(Entries taken from a collection)
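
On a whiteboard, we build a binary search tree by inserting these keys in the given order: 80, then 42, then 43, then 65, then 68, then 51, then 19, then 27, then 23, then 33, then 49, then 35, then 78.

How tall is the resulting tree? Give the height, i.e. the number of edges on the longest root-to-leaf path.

Resulting structure (node: left, right):
  80: L=42, R=–
  42: L=19, R=43
  43: L=–, R=65
  65: L=51, R=68
  68: L=–, R=78
  51: L=49, R=–
  19: L=–, R=27
  27: L=23, R=33
  23: L=–, R=–
  33: L=–, R=35
  49: L=–, R=–
  35: L=–, R=–
  78: L=–, R=–

The deepest node is 49 at depth 5.

5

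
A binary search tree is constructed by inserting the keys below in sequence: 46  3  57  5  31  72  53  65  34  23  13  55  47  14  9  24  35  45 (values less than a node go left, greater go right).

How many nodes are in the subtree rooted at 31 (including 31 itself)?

9

46: root
3: left child of 46 (depth 1)
57: right child of 46 (depth 1)
5: right child of 3 (depth 2)
31: right child of 5 (depth 3)
72: right child of 57 (depth 2)
53: left child of 57 (depth 2)
65: left child of 72 (depth 3)
34: right child of 31 (depth 4)
23: left child of 31 (depth 4)
13: left child of 23 (depth 5)
55: right child of 53 (depth 3)
47: left child of 53 (depth 3)
14: right child of 13 (depth 6)
9: left child of 13 (depth 6)
24: right child of 23 (depth 5)
35: right child of 34 (depth 5)
45: right child of 35 (depth 6)

Subtree rooted at 31 contains: 31, 23, 13, 9, 14, 24, 34, 35, 45 — 9 nodes.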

**Task directions:**
Starting with the line with "How tall is" above and going on through the line with "A binary search tree is", transcribe every line exactly, both ends included, and add nothing.

**Task output:**
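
How tall is the resulting tree? Give the height, i.e. the number of edges on the longest root-to-leaf path.

Resulting structure (node: left, right):
  80: L=42, R=–
  42: L=19, R=43
  43: L=–, R=65
  65: L=51, R=68
  68: L=–, R=78
  51: L=49, R=–
  19: L=–, R=27
  27: L=23, R=33
  23: L=–, R=–
  33: L=–, R=35
  49: L=–, R=–
  35: L=–, R=–
  78: L=–, R=–

The deepest node is 49 at depth 5.

5

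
A binary search tree is constructed by inserting the keys below in sequence: 46  3  57  5  31  72  53  65  34  23  13  55  47  14  9  24  35  45 (values less than a node go left, greater go right).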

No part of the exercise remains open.